Please reproduce the records, omitting nothing and changing nothing.
──────── Input data
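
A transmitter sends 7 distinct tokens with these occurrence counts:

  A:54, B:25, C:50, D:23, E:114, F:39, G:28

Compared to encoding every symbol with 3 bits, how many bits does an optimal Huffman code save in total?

120

Fixed-length: 3 bits × 333 symbols = 999 bits.
Huffman merges:
D(23) + B(25) → 48
G(28) + F(39) → 67
48 + C(50) → 98
A(54) + 67 → 121
98 + E(114) → 212
121 + 212 → 333
Huffman total = 48 + 67 + 98 + 121 + 212 + 333 = 879 bits.
Saving = 999 − 879 = 120 bits.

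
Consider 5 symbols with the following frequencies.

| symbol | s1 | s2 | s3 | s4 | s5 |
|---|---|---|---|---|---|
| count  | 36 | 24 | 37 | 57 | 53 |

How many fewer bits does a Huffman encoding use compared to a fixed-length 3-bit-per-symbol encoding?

147

Fixed-length: 3 bits × 207 symbols = 621 bits.
Huffman merges:
merge s2(24) and s1(36): 60
merge s3(37) and s5(53): 90
merge s4(57) and 60: 117
merge 90 and 117: 207
Huffman total = 60 + 90 + 117 + 207 = 474 bits.
Saving = 621 − 474 = 147 bits.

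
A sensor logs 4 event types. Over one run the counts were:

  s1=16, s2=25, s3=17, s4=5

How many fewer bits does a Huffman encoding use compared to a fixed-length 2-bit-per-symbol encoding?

Fixed-length: 2 bits × 63 symbols = 126 bits.
Huffman merges:
merge s4(5) and s1(16): 21
merge s3(17) and 21: 38
merge s2(25) and 38: 63
Huffman total = 21 + 38 + 63 = 122 bits.
Saving = 126 − 122 = 4 bits.

4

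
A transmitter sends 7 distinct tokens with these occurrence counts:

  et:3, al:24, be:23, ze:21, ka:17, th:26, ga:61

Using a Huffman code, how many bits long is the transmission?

Greedily combine the two least-frequent nodes:
et(3) + ka(17) → 20
20 + ze(21) → 41
be(23) + al(24) → 47
th(26) + 41 → 67
47 + ga(61) → 108
67 + 108 → 175
Total encoded bits = sum of merged weights = 20 + 41 + 47 + 67 + 108 + 175 = 458.

458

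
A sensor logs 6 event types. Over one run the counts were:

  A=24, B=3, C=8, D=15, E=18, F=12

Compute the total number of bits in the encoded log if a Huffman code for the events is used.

194

Greedily combine the two least-frequent nodes:
B(3) + C(8) → 11
11 + F(12) → 23
D(15) + E(18) → 33
23 + A(24) → 47
33 + 47 → 80
The encoded length is the sum of every internal node's weight: 11 + 23 + 33 + 47 + 80 = 194 bits.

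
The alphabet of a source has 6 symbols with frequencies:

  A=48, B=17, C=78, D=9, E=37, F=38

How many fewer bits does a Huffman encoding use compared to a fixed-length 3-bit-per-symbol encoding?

Fixed-length: 3 bits × 227 symbols = 681 bits.
Huffman merges:
combine D(9), B(17) → 26
combine 26, E(37) → 63
combine F(38), A(48) → 86
combine 63, C(78) → 141
combine 86, 141 → 227
Huffman total = 26 + 63 + 86 + 141 + 227 = 543 bits.
Saving = 681 − 543 = 138 bits.

138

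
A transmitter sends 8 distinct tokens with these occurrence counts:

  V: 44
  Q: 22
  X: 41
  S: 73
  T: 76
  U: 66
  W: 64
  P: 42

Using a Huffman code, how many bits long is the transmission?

Merge the two smallest weights repeatedly:
Q(22) + X(41) → 63
P(42) + V(44) → 86
63 + W(64) → 127
U(66) + S(73) → 139
T(76) + 86 → 162
127 + 139 → 266
162 + 266 → 428
The encoded length is the sum of every internal node's weight: 63 + 86 + 127 + 139 + 162 + 266 + 428 = 1271 bits.

1271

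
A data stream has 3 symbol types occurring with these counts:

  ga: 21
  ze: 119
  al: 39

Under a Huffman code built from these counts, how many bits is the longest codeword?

2

Merge the two lowest-weight nodes at each step:
ga(21) + al(39) → 60
60 + ze(119) → 179
The rarest symbols sit at the bottom; the longest codeword is 2 bits.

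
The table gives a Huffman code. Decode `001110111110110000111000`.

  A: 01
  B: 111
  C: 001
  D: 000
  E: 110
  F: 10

CEBEEDBD

Read left to right; each codeword is recognised as soon as it completes (prefix code):
  001→C | 110→E | 111→B | 110→E | 110→E | 000→D | 111→B | 000→D
Decoded message: CEBEEDBD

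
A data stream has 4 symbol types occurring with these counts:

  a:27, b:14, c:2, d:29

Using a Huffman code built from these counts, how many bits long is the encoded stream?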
────────────────
# The completed task
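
A transmitter sends 7 distinct tokens with these occurrence counts:

  A:54, B:25, C:50, D:23, E:114, F:39, G:28

Compared to encoding every symbol with 3 bits, how many bits does an optimal Huffman code save in total?

120

Fixed-length: 3 bits × 333 symbols = 999 bits.
Huffman merges:
D(23) + B(25) → 48
G(28) + F(39) → 67
48 + C(50) → 98
A(54) + 67 → 121
98 + E(114) → 212
121 + 212 → 333
Huffman total = 48 + 67 + 98 + 121 + 212 + 333 = 879 bits.
Saving = 999 − 879 = 120 bits.

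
Consider 5 symbols with the following frequencies.

| symbol | s1 | s2 | s3 | s4 | s5 |
|---|---|---|---|---|---|
| count  | 36 | 24 | 37 | 57 | 53 |

How many fewer bits does a Huffman encoding use compared to a fixed-length 3-bit-per-symbol encoding?

147

Fixed-length: 3 bits × 207 symbols = 621 bits.
Huffman merges:
merge s2(24) and s1(36): 60
merge s3(37) and s5(53): 90
merge s4(57) and 60: 117
merge 90 and 117: 207
Huffman total = 60 + 90 + 117 + 207 = 474 bits.
Saving = 621 − 474 = 147 bits.

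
A sensor logs 4 event types. Over one run the counts were:

  s1=16, s2=25, s3=17, s4=5

How many fewer bits does a Huffman encoding use compared to a fixed-length 2-bit-per-symbol encoding?

Fixed-length: 2 bits × 63 symbols = 126 bits.
Huffman merges:
merge s4(5) and s1(16): 21
merge s3(17) and 21: 38
merge s2(25) and 38: 63
Huffman total = 21 + 38 + 63 = 122 bits.
Saving = 126 − 122 = 4 bits.

4

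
A transmitter sends 7 distinct tokens with these occurrence counts:

  et:3, al:24, be:23, ze:21, ka:17, th:26, ga:61

Using a Huffman code, how many bits long is the transmission?

Greedily combine the two least-frequent nodes:
et(3) + ka(17) → 20
20 + ze(21) → 41
be(23) + al(24) → 47
th(26) + 41 → 67
47 + ga(61) → 108
67 + 108 → 175
Total encoded bits = sum of merged weights = 20 + 41 + 47 + 67 + 108 + 175 = 458.

458

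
A sensor logs 6 event types. Over one run the counts were:

  A=24, B=3, C=8, D=15, E=18, F=12

Compute the total number of bits in the encoded log if a Huffman code for the events is used.

194

Greedily combine the two least-frequent nodes:
B(3) + C(8) → 11
11 + F(12) → 23
D(15) + E(18) → 33
23 + A(24) → 47
33 + 47 → 80
The encoded length is the sum of every internal node's weight: 11 + 23 + 33 + 47 + 80 = 194 bits.

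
The alphabet of a source has 6 symbols with frequencies:

  A=48, B=17, C=78, D=9, E=37, F=38

How many fewer bits does a Huffman encoding use compared to a fixed-length 3-bit-per-symbol encoding?

Fixed-length: 3 bits × 227 symbols = 681 bits.
Huffman merges:
combine D(9), B(17) → 26
combine 26, E(37) → 63
combine F(38), A(48) → 86
combine 63, C(78) → 141
combine 86, 141 → 227
Huffman total = 26 + 63 + 86 + 141 + 227 = 543 bits.
Saving = 681 − 543 = 138 bits.

138

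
A transmitter sends 8 distinct tokens with these occurrence counts:

  V: 44
  Q: 22
  X: 41
  S: 73
  T: 76
  U: 66
  W: 64
  P: 42

Using a Huffman code, how many bits long is the transmission?

Merge the two smallest weights repeatedly:
Q(22) + X(41) → 63
P(42) + V(44) → 86
63 + W(64) → 127
U(66) + S(73) → 139
T(76) + 86 → 162
127 + 139 → 266
162 + 266 → 428
The encoded length is the sum of every internal node's weight: 63 + 86 + 127 + 139 + 162 + 266 + 428 = 1271 bits.

1271

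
A data stream has 3 symbol types occurring with these counts:

  ga: 21
  ze: 119
  al: 39

Under a Huffman code built from these counts, how many bits is the longest codeword?

2

Merge the two lowest-weight nodes at each step:
ga(21) + al(39) → 60
60 + ze(119) → 179
The rarest symbols sit at the bottom; the longest codeword is 2 bits.

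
The table gives a Huffman code. Decode `001110111110110000111000`.

  A: 01
  B: 111
  C: 001
  D: 000
  E: 110
  F: 10

CEBEEDBD

Read left to right; each codeword is recognised as soon as it completes (prefix code):
  001→C | 110→E | 111→B | 110→E | 110→E | 000→D | 111→B | 000→D
Decoded message: CEBEEDBD

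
A data stream has 4 symbol types occurring with these counts:

  a:27, b:14, c:2, d:29

Using a Huffman code built from these counts, how many bits long is the encoded stream?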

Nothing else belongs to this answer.